- [Task item]
Copy every line of the records that includes the word "water".

- [Listed records]
##############################
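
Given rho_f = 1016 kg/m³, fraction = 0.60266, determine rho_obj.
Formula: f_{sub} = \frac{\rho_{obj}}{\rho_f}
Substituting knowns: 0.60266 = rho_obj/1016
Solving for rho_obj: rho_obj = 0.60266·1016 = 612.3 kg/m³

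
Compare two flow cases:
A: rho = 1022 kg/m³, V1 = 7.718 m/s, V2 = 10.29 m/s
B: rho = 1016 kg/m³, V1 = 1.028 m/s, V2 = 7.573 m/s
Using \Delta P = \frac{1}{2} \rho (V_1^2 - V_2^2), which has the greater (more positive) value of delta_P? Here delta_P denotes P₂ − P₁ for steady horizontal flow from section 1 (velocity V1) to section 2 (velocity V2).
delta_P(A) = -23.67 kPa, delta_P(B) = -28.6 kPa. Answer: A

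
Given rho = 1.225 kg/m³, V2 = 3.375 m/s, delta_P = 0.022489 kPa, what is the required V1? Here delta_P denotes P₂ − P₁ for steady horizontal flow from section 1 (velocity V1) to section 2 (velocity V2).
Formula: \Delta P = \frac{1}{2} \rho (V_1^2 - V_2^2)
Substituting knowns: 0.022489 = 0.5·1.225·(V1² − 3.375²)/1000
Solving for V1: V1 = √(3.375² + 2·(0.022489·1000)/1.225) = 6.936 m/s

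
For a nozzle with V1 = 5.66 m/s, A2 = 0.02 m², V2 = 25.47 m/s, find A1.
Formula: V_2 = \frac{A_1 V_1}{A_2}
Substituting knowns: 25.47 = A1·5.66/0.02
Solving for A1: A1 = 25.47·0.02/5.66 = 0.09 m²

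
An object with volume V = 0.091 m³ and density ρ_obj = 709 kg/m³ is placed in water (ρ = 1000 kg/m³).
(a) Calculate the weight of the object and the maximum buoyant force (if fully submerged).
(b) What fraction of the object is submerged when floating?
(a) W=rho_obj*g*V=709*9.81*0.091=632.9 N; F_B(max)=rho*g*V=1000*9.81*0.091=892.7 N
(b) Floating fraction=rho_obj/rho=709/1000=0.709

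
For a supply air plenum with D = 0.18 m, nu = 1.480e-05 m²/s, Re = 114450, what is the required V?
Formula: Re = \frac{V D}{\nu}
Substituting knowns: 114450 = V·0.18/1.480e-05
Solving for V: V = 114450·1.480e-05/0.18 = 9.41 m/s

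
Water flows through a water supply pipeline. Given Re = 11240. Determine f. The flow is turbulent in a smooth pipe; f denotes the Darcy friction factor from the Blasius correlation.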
##############################
- [Response to this task]
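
An object with volume V = 0.091 m³ and density ρ_obj = 709 kg/m³ is placed in water (ρ = 1000 kg/m³).
Water flows through a water supply pipeline. Given Re = 11240. Determine f. The flow is turbulent in a smooth pipe; f denotes the Darcy friction factor from the Blasius correlation.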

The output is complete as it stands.